Work required » Find and copy every line in the records that includes the string "vases".
─── Records supplied ───
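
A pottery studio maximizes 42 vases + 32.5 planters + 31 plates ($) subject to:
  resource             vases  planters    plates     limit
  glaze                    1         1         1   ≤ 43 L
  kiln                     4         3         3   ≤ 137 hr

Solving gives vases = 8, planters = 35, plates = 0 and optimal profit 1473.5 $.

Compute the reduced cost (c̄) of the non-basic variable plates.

-1.5

At the optimum: glaze uses 43 of 43 (binding); kiln uses 137 of 137 (binding).
From A_Bᵀ y = c: 1·y_glaze + 4·y_kiln = 42; 1·y_glaze + 3·y_kiln = 32.5.
Solving: y_glaze = 4, y_kiln = 9.5.
Reduced cost of plates: c₃ − yᵀa₃ = 31 − (4·1 + 9.5·3) = 31 − 32.5 = -1.5.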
───
Output »
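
A pottery studio maximizes 42 vases + 32.5 planters + 31 plates ($) subject to:
  resource             vases  planters    plates     limit
Solving gives vases = 8, planters = 35, plates = 0 and optimal profit 1473.5 $.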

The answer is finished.